▸ **Your goal**
Please set down exactly the lines of the listing below from the line containing "4. Therefore x = 5" through the line containing "[4] Therefore every", both lines included, leaving out all other lines.

■ ■ ■ ■ ■ ■ ■

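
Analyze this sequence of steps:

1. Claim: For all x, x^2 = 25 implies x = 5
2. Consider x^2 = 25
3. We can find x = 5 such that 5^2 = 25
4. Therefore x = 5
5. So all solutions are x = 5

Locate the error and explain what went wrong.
Step 4: Therefore x = 5

Step 4 incorrectly concludes that x = 5 is the only solution. The proof shows that x = 5 is A solution (existence), but does not show it is the ONLY solution (uniqueness). In fact, x = -5 is also a solution since (-5)^2 = 25. Finding one solution doesn't prove there are no others.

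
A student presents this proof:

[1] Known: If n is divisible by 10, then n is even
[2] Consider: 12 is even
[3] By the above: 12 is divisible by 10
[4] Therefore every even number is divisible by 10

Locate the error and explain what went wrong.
Step 3: By the above: 12 is divisible by 10

Step 3 commits the fallacy of affirming the consequent. The known fact 'divisible by 10 → even' does NOT imply 'even → divisible by 10'. That would be the converse, which is false. For example, 12 is even but 12 ÷ 10 = 1.20, which is not an integer.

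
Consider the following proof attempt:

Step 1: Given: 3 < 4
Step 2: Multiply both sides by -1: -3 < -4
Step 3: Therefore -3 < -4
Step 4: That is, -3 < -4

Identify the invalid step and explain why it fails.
Step 2: Multiply both sides by -1: -3 < -4

Step 2 multiplies both sides by -1 but fails to reverse the inequality sign. When multiplying (or dividing) an inequality by a negative number, the direction must be reversed. Since 3 < 4, we should get -3 > -4, i.e., -3 > -4.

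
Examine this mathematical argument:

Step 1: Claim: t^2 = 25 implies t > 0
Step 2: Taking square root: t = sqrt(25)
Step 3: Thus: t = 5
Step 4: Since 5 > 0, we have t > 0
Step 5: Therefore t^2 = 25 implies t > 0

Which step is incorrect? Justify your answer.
Step 2: Taking square root: t = sqrt(25)

Step 2 takes the square root and assumes the positive root only. The equation t^2 = 25 actually has two solutions: t = 5 and t = -5. The proof silently assumes t > 0 without justification, then uses this assumption to conclude t > 0, which is circular. The counterexample t = -5 shows the claim is false.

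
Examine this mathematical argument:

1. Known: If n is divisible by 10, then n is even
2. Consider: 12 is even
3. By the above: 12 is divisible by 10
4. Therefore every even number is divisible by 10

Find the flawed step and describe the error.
Step 3: By the above: 12 is divisible by 10

Step 3 commits the fallacy of affirming the consequent. The known fact 'divisible by 10 → even' does NOT imply 'even → divisible by 10'. That would be the converse, which is false. For example, 12 is even but 12 ÷ 10 = 1.20, which is not an integer.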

■ ■ ■ ■ ■ ■ ■

▸ **Answer box**
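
4. Therefore x = 5
5. So all solutions are x = 5

Locate the error and explain what went wrong.
Step 4: Therefore x = 5

Step 4 incorrectly concludes that x = 5 is the only solution. The proof shows that x = 5 is A solution (existence), but does not show it is the ONLY solution (uniqueness). In fact, x = -5 is also a solution since (-5)^2 = 25. Finding one solution doesn't prove there are no others.

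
A student presents this proof:

[1] Known: If n is divisible by 10, then n is even
[2] Consider: 12 is even
[3] By the above: 12 is divisible by 10
[4] Therefore every even number is divisible by 10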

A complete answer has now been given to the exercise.